Please copy each line below that contains the word "maximum".
─── Material supplied
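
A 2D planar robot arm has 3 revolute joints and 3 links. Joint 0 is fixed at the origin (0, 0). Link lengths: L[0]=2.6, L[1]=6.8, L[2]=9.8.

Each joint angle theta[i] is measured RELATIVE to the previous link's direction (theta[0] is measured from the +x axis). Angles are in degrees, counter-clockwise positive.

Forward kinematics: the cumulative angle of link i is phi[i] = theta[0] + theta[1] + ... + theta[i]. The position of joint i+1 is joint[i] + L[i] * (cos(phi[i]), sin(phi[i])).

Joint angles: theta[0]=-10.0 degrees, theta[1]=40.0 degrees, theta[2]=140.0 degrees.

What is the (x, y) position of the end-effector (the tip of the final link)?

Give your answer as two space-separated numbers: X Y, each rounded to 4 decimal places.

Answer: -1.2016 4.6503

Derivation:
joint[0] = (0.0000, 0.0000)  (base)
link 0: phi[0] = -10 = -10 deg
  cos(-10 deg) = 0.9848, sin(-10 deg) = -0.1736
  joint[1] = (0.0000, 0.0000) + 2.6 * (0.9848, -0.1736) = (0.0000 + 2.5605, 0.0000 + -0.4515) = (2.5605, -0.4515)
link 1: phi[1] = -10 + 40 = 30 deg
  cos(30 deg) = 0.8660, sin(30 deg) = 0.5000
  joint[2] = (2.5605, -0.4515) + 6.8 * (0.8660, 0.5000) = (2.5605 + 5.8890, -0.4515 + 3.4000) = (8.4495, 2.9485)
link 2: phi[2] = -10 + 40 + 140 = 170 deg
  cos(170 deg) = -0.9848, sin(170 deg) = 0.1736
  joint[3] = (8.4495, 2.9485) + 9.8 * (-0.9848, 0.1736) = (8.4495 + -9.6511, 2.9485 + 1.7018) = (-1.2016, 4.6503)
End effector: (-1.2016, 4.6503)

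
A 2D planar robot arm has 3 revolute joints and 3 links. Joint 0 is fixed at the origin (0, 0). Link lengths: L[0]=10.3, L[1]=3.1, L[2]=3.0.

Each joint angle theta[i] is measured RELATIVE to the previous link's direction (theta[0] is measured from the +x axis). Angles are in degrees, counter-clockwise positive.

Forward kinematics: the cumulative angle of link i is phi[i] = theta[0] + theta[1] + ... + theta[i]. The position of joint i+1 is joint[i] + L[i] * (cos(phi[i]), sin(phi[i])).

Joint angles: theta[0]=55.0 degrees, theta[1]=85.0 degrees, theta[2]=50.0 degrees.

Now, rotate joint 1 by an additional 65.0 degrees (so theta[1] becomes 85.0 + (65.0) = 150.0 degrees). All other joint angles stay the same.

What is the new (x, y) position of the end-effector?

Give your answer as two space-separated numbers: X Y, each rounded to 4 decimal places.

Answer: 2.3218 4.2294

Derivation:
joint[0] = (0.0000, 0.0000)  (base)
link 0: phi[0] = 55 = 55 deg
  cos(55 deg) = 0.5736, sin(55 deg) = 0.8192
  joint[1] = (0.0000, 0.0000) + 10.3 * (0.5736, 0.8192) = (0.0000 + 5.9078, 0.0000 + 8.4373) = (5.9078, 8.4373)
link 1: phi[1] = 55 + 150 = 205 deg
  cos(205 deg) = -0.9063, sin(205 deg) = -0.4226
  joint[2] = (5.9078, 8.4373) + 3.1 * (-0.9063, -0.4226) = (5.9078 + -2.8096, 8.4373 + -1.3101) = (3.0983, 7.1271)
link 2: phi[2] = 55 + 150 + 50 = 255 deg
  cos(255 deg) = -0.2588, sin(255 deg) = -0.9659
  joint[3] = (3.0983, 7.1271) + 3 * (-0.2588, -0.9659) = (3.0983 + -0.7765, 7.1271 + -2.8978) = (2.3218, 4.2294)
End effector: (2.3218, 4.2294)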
──────
─── Material supplied
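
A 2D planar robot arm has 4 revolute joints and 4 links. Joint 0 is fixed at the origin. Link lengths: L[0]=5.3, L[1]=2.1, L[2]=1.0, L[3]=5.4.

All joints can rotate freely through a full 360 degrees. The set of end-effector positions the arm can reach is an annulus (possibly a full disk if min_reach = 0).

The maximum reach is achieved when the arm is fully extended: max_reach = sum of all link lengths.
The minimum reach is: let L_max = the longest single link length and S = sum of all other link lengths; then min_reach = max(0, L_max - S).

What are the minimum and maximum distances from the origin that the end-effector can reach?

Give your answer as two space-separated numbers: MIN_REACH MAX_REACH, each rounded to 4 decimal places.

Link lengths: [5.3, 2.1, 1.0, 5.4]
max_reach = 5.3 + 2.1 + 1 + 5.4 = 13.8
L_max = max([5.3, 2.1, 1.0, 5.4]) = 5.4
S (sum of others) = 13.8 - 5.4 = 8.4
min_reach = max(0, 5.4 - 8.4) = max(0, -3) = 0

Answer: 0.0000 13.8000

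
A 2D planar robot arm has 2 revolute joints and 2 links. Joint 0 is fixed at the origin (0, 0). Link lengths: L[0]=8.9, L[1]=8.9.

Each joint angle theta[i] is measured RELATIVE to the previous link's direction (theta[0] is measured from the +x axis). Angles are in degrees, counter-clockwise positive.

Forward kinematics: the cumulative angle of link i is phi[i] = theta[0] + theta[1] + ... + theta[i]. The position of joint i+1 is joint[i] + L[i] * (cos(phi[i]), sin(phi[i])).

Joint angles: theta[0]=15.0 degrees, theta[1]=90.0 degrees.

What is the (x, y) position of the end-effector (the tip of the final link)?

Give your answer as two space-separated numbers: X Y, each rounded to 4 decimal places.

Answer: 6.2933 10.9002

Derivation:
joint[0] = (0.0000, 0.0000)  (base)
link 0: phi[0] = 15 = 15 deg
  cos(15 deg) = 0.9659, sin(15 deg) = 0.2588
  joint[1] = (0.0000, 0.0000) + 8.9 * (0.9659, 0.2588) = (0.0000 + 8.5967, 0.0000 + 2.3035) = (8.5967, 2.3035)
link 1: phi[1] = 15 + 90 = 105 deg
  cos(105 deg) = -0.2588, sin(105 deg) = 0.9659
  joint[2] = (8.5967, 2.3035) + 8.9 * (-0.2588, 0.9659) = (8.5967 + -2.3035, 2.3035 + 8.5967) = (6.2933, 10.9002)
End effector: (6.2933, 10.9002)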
──────
Task response —
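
The maximum reach is achieved when the arm is fully extended: max_reach = sum of all link lengths.
What are the minimum and maximum distances from the origin that the end-effector can reach?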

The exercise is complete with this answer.